WHAT IS NEEDED —
Please copy exactly the lines that run from the start of the entries to the line containing "Use these pairwise", inclusive.

SUPPLIED MATERIAL —
════════════════
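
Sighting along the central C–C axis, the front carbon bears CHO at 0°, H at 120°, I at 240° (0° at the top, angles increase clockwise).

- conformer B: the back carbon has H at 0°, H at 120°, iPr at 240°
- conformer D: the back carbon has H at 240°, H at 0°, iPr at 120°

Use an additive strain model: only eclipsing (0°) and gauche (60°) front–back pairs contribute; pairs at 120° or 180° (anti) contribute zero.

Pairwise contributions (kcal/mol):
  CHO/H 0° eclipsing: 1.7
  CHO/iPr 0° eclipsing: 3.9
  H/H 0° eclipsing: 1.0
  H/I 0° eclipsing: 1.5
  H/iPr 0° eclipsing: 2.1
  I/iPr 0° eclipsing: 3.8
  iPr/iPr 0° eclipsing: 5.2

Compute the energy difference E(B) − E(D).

B (eclipsed): CHO(0°)/H(0°) eclipsed 1.7; H(120°)/H(120°) eclipsed 1.0; I(240°)/iPr(240°) eclipsed 3.8 → 6.5 kcal/mol.
D (eclipsed): CHO(0°)/H(0°) eclipsed 1.7; H(120°)/iPr(120°) eclipsed 2.1; I(240°)/H(240°) eclipsed 1.5 → 5.3 kcal/mol.
E(B) − E(D) = 6.5 − 5.3 = +1.2 kcal/mol.

+1.2 kcal/mol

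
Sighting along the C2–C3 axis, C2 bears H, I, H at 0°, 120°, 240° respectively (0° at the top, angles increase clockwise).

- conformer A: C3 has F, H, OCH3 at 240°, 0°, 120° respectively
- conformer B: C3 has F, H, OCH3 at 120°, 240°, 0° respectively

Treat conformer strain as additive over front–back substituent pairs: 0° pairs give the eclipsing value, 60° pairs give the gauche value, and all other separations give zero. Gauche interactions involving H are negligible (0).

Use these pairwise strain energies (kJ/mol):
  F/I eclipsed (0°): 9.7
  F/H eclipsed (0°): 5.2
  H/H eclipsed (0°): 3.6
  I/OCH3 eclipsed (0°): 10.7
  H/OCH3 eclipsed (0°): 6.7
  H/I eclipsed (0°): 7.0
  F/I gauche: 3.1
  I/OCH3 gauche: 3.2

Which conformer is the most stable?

A

A (eclipsed): H(0°)/H(0°) eclipsed 3.6; I(120°)/OCH3(120°) eclipsed 10.7; H(240°)/F(240°) eclipsed 5.2 → 19.5 kJ/mol.
B (eclipsed): H(0°)/OCH3(0°) eclipsed 6.7; I(120°)/F(120°) eclipsed 9.7; H(240°)/H(240°) eclipsed 3.6 → 20.0 kJ/mol.
A has the lowest total (19.5 kJ/mol).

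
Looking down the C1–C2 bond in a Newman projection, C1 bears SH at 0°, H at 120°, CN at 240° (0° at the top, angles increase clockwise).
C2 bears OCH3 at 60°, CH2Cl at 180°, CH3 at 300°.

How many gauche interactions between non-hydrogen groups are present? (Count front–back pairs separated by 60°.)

Non-H gauche pairs: SH(0°)/OCH3(60°); SH(0°)/CH3(300°); CN(240°)/CH2Cl(180°); CN(240°)/CH3(300°) — 4 interactions.

4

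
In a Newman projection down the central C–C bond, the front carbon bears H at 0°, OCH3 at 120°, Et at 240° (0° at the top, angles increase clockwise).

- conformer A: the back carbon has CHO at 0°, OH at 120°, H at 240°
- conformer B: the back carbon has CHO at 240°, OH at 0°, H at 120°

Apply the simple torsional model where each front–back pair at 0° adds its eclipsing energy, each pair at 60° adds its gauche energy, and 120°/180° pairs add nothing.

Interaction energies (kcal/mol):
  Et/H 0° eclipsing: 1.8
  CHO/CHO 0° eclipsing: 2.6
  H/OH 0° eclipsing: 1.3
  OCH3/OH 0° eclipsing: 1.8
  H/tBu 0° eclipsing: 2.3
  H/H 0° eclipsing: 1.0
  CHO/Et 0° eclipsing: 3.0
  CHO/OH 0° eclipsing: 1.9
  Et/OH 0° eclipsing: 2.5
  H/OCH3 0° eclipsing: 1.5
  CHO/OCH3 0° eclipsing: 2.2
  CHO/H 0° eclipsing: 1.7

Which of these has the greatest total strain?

B

A is eclipsed. H at 0° is eclipsed with CHO at 0° (1.7); OCH3 at 120° is eclipsed with OH at 120° (1.8); Et at 240° is eclipsed with H at 240° (1.8). Total 5.3 kcal/mol.
B is eclipsed. H at 0° is eclipsed with OH at 0° (1.3); OCH3 at 120° is eclipsed with H at 120° (1.5); Et at 240° is eclipsed with CHO at 240° (3.0). Total 5.8 kcal/mol.
B has the highest total (5.8 kcal/mol).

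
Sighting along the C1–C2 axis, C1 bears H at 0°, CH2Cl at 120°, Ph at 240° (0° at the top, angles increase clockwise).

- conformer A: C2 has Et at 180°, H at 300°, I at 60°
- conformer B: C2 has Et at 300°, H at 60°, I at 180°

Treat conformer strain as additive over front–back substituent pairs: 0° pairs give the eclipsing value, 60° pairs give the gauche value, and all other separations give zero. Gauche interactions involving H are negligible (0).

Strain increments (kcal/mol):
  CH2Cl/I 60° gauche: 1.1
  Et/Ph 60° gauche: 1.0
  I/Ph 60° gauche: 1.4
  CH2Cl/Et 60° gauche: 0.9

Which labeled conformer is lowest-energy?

A (staggered): CH2Cl–Et gauche, CH2Cl–I gauche, Ph–Et gauche; 0.9 + 1.1 + 1.0 = 3.0 kcal/mol.
B (staggered): CH2Cl–I gauche, Ph–Et gauche, Ph–I gauche; 1.1 + 1.0 + 1.4 = 3.5 kcal/mol.
A has the lowest total (3.0 kcal/mol).

A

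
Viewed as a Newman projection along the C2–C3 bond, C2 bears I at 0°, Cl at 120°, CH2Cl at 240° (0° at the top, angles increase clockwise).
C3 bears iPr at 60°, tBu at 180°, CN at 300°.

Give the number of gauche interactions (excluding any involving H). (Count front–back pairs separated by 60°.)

6

Non-H gauche pairs: I(0°)/iPr(60°); I(0°)/CN(300°); Cl(120°)/iPr(60°); Cl(120°)/tBu(180°); CH2Cl(240°)/tBu(180°); CH2Cl(240°)/CN(300°) — 6 interactions.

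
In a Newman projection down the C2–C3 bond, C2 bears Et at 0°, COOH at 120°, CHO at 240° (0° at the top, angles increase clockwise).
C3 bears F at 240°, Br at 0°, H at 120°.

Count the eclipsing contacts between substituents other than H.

Non-H eclipsing pairs: Et(0°)/Br(0°); CHO(240°)/F(240°) — 2 interactions.

2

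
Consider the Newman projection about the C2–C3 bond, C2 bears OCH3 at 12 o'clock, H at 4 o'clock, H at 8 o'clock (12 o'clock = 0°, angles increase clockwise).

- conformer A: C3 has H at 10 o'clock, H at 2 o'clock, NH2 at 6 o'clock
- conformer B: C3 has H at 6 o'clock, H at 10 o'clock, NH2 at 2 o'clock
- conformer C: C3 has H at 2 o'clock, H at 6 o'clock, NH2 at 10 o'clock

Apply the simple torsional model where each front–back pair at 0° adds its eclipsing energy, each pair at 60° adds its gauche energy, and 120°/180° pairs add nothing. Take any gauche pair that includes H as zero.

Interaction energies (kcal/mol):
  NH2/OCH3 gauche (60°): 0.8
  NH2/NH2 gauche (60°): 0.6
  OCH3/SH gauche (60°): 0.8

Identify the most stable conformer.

A

A (staggered): no non-H gauche contacts → 0.0 kcal/mol.
B is staggered. OCH3 at 0° is gauche with NH2 at 60° (0.8). Total 0.8 kcal/mol.
C is staggered. OCH3 at 0° is gauche with NH2 at 300° (0.8). Total 0.8 kcal/mol.
A has the lowest total (0.0 kcal/mol).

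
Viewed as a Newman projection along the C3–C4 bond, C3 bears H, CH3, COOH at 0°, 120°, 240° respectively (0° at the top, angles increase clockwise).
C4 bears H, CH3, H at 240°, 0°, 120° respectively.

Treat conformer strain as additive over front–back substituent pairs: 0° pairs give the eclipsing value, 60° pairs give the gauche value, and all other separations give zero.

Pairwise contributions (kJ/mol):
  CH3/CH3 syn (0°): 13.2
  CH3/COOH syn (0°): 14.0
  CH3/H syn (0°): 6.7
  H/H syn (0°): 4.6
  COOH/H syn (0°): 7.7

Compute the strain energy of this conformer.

This conformer (eclipsed): H(0°)/CH3(0°) eclipsed 6.7; CH3(120°)/H(120°) eclipsed 6.7; COOH(240°)/H(240°) eclipsed 7.7 → 21.1 kJ/mol.

21.1 kJ/mol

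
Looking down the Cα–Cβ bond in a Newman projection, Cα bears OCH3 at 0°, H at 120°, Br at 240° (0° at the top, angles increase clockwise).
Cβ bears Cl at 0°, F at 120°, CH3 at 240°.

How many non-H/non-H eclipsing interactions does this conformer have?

Non-H eclipsing pairs: OCH3(0°)/Cl(0°); Br(240°)/CH3(240°) — 2 interactions.

2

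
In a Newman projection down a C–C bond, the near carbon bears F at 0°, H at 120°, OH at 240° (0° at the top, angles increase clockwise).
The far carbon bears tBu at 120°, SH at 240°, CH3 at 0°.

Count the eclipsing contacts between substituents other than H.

Non-H eclipsing pairs: F(0°)/CH3(0°); OH(240°)/SH(240°) — 2 interactions.

2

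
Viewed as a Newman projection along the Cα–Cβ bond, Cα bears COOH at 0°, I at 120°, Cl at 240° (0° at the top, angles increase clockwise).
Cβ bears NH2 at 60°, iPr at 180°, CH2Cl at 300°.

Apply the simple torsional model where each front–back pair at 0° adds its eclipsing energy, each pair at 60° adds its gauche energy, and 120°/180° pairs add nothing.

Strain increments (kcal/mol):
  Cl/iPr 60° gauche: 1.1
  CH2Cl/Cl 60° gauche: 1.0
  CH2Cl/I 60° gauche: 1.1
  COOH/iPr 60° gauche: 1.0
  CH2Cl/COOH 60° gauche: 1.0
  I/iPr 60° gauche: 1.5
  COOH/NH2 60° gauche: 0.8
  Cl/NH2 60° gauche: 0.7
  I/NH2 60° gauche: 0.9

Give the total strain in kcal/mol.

This conformer (staggered): COOH–NH2 gauche, COOH–CH2Cl gauche, I–NH2 gauche, I–iPr gauche, Cl–iPr gauche, Cl–CH2Cl gauche; 0.8 + 1.0 + 0.9 + 1.5 + 1.1 + 1.0 = 6.3 kcal/mol.

6.3 kcal/mol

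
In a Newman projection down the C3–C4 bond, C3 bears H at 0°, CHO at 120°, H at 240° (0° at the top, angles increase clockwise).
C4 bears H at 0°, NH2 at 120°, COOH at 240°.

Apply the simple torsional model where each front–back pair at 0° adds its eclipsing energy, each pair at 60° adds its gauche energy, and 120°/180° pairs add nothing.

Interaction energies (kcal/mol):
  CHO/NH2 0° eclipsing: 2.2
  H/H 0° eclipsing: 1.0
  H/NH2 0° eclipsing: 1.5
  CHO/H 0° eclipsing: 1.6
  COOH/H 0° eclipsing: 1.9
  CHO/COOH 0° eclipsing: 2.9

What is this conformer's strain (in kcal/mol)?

5.1 kcal/mol

This conformer (eclipsed): H–H eclipsed, CHO–NH2 eclipsed, H–COOH eclipsed; 1.0 + 2.2 + 1.9 = 5.1 kcal/mol.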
════════════════
TASK RESPONSE —
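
Sighting along the central C–C axis, the front carbon bears CHO at 0°, H at 120°, I at 240° (0° at the top, angles increase clockwise).

- conformer B: the back carbon has H at 0°, H at 120°, iPr at 240°
- conformer D: the back carbon has H at 240°, H at 0°, iPr at 120°

Use an additive strain model: only eclipsing (0°) and gauche (60°) front–back pairs contribute; pairs at 120° or 180° (anti) contribute zero.

Pairwise contributions (kcal/mol):
  CHO/H 0° eclipsing: 1.7
  CHO/iPr 0° eclipsing: 3.9
  H/H 0° eclipsing: 1.0
  H/I 0° eclipsing: 1.5
  H/iPr 0° eclipsing: 2.1
  I/iPr 0° eclipsing: 3.8
  iPr/iPr 0° eclipsing: 5.2

Compute the energy difference E(B) − E(D).

B (eclipsed): CHO(0°)/H(0°) eclipsed 1.7; H(120°)/H(120°) eclipsed 1.0; I(240°)/iPr(240°) eclipsed 3.8 → 6.5 kcal/mol.
D (eclipsed): CHO(0°)/H(0°) eclipsed 1.7; H(120°)/iPr(120°) eclipsed 2.1; I(240°)/H(240°) eclipsed 1.5 → 5.3 kcal/mol.
E(B) − E(D) = 6.5 − 5.3 = +1.2 kcal/mol.

+1.2 kcal/mol

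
Sighting along the C2–C3 axis, C2 bears H, I, H at 0°, 120°, 240° respectively (0° at the top, angles increase clockwise).

- conformer A: C3 has F, H, OCH3 at 240°, 0°, 120° respectively
- conformer B: C3 has F, H, OCH3 at 120°, 240°, 0° respectively

Treat conformer strain as additive over front–back substituent pairs: 0° pairs give the eclipsing value, 60° pairs give the gauche value, and all other separations give zero. Gauche interactions involving H are negligible (0).

Use these pairwise strain energies (kJ/mol):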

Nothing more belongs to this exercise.